*Brief:*
Retype, word for word, each line between the lines holding "An extruder barrel" and "The melt enters the", inclusive, and leave the rest of the data alone.

*Data records:*
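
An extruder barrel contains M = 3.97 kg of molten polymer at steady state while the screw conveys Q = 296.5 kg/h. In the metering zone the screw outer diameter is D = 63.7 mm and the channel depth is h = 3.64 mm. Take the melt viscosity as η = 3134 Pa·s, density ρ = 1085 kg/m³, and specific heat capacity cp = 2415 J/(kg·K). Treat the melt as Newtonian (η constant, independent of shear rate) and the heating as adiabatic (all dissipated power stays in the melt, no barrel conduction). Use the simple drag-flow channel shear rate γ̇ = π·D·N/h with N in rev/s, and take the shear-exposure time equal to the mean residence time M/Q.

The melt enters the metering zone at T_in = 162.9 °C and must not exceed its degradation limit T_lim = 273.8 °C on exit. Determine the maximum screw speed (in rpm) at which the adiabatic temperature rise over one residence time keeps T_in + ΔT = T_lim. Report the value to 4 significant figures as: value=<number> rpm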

...

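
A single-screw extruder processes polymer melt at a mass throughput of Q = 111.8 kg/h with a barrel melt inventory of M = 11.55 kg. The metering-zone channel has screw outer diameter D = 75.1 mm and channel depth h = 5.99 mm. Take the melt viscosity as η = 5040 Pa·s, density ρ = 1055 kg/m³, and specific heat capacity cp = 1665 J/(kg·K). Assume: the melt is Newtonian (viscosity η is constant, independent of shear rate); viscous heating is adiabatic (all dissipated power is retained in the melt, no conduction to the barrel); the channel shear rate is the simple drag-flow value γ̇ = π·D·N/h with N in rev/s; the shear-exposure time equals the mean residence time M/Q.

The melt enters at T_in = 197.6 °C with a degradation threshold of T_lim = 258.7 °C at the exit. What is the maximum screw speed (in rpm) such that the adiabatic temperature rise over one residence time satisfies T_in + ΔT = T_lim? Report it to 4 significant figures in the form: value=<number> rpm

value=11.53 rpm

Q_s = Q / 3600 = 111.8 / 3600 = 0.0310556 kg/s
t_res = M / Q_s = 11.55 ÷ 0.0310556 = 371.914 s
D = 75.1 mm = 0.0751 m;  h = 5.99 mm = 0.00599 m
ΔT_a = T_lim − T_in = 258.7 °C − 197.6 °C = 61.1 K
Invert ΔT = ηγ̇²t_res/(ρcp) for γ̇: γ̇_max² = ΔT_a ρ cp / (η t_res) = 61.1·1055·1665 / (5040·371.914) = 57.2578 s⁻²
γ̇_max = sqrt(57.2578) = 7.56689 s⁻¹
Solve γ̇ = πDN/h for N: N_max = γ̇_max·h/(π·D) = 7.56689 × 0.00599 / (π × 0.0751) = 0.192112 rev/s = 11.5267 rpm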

*Response:*
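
An extruder barrel contains M = 3.97 kg of molten polymer at steady state while the screw conveys Q = 296.5 kg/h. In the metering zone the screw outer diameter is D = 63.7 mm and the channel depth is h = 3.64 mm. Take the melt viscosity as η = 3134 Pa·s, density ρ = 1085 kg/m³, and specific heat capacity cp = 2415 J/(kg·K). Treat the melt as Newtonian (η constant, independent of shear rate) and the heating as adiabatic (all dissipated power stays in the melt, no barrel conduction). Use the simple drag-flow channel shear rate γ̇ = π·D·N/h with N in rev/s, and take the shear-exposure time equal to the mean residence time M/Q.

The melt enters the metering zone at T_in = 162.9 °C and must not exceed its degradation limit T_lim = 273.8 °C on exit. Determine the maximum screw speed (in rpm) at which the adiabatic temperature rise over one residence time keeps T_in + ΔT = T_lim. Report the value to 4 significant figures as: value=<number> rpm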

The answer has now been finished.